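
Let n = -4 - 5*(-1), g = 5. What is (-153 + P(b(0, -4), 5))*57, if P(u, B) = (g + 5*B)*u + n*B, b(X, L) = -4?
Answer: -15276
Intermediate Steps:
n = 1 (n = -4 + 5 = 1)
P(u, B) = B + u*(5 + 5*B) (P(u, B) = (5 + 5*B)*u + 1*B = u*(5 + 5*B) + B = B + u*(5 + 5*B))
(-153 + P(b(0, -4), 5))*57 = (-153 + (5 + 5*(-4) + 5*5*(-4)))*57 = (-153 + (5 - 20 - 100))*57 = (-153 - 115)*57 = -268*57 = -15276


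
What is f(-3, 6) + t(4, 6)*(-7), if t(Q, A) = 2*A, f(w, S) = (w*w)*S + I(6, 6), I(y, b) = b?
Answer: -24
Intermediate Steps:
f(w, S) = 6 + S*w**2 (f(w, S) = (w*w)*S + 6 = w**2*S + 6 = S*w**2 + 6 = 6 + S*w**2)
f(-3, 6) + t(4, 6)*(-7) = (6 + 6*(-3)**2) + (2*6)*(-7) = (6 + 6*9) + 12*(-7) = (6 + 54) - 84 = 60 - 84 = -24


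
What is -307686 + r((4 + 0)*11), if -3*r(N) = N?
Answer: -923102/3 ≈ -3.0770e+5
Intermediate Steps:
r(N) = -N/3
-307686 + r((4 + 0)*11) = -307686 - (4 + 0)*11/3 = -307686 - 4*11/3 = -307686 - 1/3*44 = -307686 - 44/3 = -923102/3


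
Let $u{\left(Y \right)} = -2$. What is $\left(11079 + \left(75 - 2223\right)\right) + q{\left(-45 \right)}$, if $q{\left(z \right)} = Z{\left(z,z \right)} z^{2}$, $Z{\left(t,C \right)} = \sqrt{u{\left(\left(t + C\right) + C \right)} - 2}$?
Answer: $8931 + 4050 i \approx 8931.0 + 4050.0 i$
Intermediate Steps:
$Z{\left(t,C \right)} = 2 i$ ($Z{\left(t,C \right)} = \sqrt{-2 - 2} = \sqrt{-4} = 2 i$)
$q{\left(z \right)} = 2 i z^{2}$
$\left(11079 + \left(75 - 2223\right)\right) + q{\left(-45 \right)} = \left(11079 + \left(75 - 2223\right)\right) + 2 i \left(-45\right)^{2} = \left(11079 + \left(75 - 2223\right)\right) + 2 i 2025 = \left(11079 - 2148\right) + 4050 i = 8931 + 4050 i$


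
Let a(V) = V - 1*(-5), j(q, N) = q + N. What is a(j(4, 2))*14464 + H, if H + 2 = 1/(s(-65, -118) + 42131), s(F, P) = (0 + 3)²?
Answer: 6704558281/42140 ≈ 1.5910e+5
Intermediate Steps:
j(q, N) = N + q
a(V) = 5 + V (a(V) = V + 5 = 5 + V)
s(F, P) = 9 (s(F, P) = 3² = 9)
H = -84279/42140 (H = -2 + 1/(9 + 42131) = -2 + 1/42140 = -84279/42140 ≈ -2.0000)
a(j(4, 2))*14464 + H = (5 + (2 + 4))*14464 - 84279/42140 = (5 + 6)*14464 - 84279/42140 = 11*14464 - 84279/42140 = 159104 - 84279/42140 = 6704558281/42140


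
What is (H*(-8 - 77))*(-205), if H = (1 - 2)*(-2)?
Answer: 34850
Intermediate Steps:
H = 2 (H = -1*(-2) = 2)
(H*(-8 - 77))*(-205) = (2*(-8 - 77))*(-205) = (2*(-85))*(-205) = -170*(-205) = 34850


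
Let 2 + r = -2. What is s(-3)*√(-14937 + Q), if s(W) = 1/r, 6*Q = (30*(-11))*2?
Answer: -I*√15047/4 ≈ -30.667*I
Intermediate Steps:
Q = -110 (Q = ((30*(-11))*2)/6 = (-330*2)/6 = (⅙)*(-660) = -110)
r = -4 (r = -2 - 2 = -4)
s(W) = -¼ (s(W) = 1/(-4) = -¼)
s(-3)*√(-14937 + Q) = -√(-14937 - 110)/4 = -I*√15047/4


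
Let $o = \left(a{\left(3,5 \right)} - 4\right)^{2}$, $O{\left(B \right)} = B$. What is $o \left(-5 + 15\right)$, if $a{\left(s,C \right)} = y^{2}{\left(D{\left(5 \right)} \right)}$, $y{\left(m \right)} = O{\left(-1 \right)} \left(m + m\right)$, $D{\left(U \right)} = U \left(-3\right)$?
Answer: $8028160$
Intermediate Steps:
$D{\left(U \right)} = - 3 U$
$y{\left(m \right)} = - 2 m$ ($y{\left(m \right)} = - (m + m) = - 2 m$)
$a{\left(s,C \right)} = 900$ ($a{\left(s,C \right)} = \left(- 2 \left(\left(-3\right) 5\right)\right)^{2} = \left(\left(-2\right) \left(-15\right)\right)^{2} = 30^{2} = 900$)
$o = 802816$ ($o = \left(900 - 4\right)^{2} = 896^{2} = 802816$)
$o \left(-5 + 15\right) = 802816 \left(-5 + 15\right) = 802816 \cdot 10 = 8028160$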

ASSIGNMENT: Search the entries above for "What". Show every line that has it.

RESPONSE TO THE TASK:
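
Let n = -4 - 5*(-1), g = 5. What is (-153 + P(b(0, -4), 5))*57, if P(u, B) = (g + 5*B)*u + n*B, b(X, L) = -4?
What is f(-3, 6) + t(4, 6)*(-7), if t(Q, A) = 2*A, f(w, S) = (w*w)*S + I(6, 6), I(y, b) = b?
What is -307686 + r((4 + 0)*11), if -3*r(N) = N?
Let $u{\left(Y \right)} = -2$. What is $\left(11079 + \left(75 - 2223\right)\right) + q{\left(-45 \right)}$, if $q{\left(z \right)} = Z{\left(z,z \right)} z^{2}$, $Z{\left(t,C \right)} = \sqrt{u{\left(\left(t + C\right) + C \right)} - 2}$?
Let a(V) = V - 1*(-5), j(q, N) = q + N. What is a(j(4, 2))*14464 + H, if H + 2 = 1/(s(-65, -118) + 42131), s(F, P) = (0 + 3)²?
What is (H*(-8 - 77))*(-205), if H = (1 - 2)*(-2)?
Let 2 + r = -2. What is s(-3)*√(-14937 + Q), if s(W) = 1/r, 6*Q = (30*(-11))*2?
Let $o = \left(a{\left(3,5 \right)} - 4\right)^{2}$, $O{\left(B \right)} = B$. What is $o \left(-5 + 15\right)$, if $a{\left(s,C \right)} = y^{2}{\left(D{\left(5 \right)} \right)}$, $y{\left(m \right)} = O{\left(-1 \right)} \left(m + m\right)$, $D{\left(U \right)} = U \left(-3\right)$?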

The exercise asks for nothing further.